= DATA FOR REVIEW =
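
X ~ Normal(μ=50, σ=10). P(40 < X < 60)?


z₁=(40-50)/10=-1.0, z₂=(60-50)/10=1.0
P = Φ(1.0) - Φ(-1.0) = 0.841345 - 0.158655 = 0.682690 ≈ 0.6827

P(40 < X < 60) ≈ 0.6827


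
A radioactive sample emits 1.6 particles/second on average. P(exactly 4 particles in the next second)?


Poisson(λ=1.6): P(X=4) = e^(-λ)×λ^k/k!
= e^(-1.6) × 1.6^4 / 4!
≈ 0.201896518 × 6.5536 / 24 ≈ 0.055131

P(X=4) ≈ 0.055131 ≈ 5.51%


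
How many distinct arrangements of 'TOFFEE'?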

* * *

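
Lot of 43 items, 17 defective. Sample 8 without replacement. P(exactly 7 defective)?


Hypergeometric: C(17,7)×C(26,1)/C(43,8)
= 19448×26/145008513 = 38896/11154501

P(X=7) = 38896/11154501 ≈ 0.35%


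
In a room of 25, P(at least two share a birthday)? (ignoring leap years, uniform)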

==

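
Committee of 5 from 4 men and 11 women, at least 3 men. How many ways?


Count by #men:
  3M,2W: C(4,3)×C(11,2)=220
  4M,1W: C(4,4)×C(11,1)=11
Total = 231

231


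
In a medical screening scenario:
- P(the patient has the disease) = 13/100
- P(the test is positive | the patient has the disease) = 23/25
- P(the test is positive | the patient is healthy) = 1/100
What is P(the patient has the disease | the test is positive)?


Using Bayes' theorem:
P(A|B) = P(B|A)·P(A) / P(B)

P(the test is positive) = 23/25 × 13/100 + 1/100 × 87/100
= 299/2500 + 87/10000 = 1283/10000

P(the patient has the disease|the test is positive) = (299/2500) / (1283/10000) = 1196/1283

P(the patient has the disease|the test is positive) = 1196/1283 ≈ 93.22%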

= TASK INSTRUCTIONS =
Could you transcribe the entries above word for word, from the line with "X ~ Normal(μ=50, σ=10). P(40 < X < 60)?" down to the line with "How many distinct arrangements of 'TOFFEE'?", keeping both?

= EXERCISE RESULT =
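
X ~ Normal(μ=50, σ=10). P(40 < X < 60)?


z₁=(40-50)/10=-1.0, z₂=(60-50)/10=1.0
P = Φ(1.0) - Φ(-1.0) = 0.841345 - 0.158655 = 0.682690 ≈ 0.6827

P(40 < X < 60) ≈ 0.6827


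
A radioactive sample emits 1.6 particles/second on average. P(exactly 4 particles in the next second)?


Poisson(λ=1.6): P(X=4) = e^(-λ)×λ^k/k!
= e^(-1.6) × 1.6^4 / 4!
≈ 0.201896518 × 6.5536 / 24 ≈ 0.055131

P(X=4) ≈ 0.055131 ≈ 5.51%


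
How many distinct arrangements of 'TOFFEE'?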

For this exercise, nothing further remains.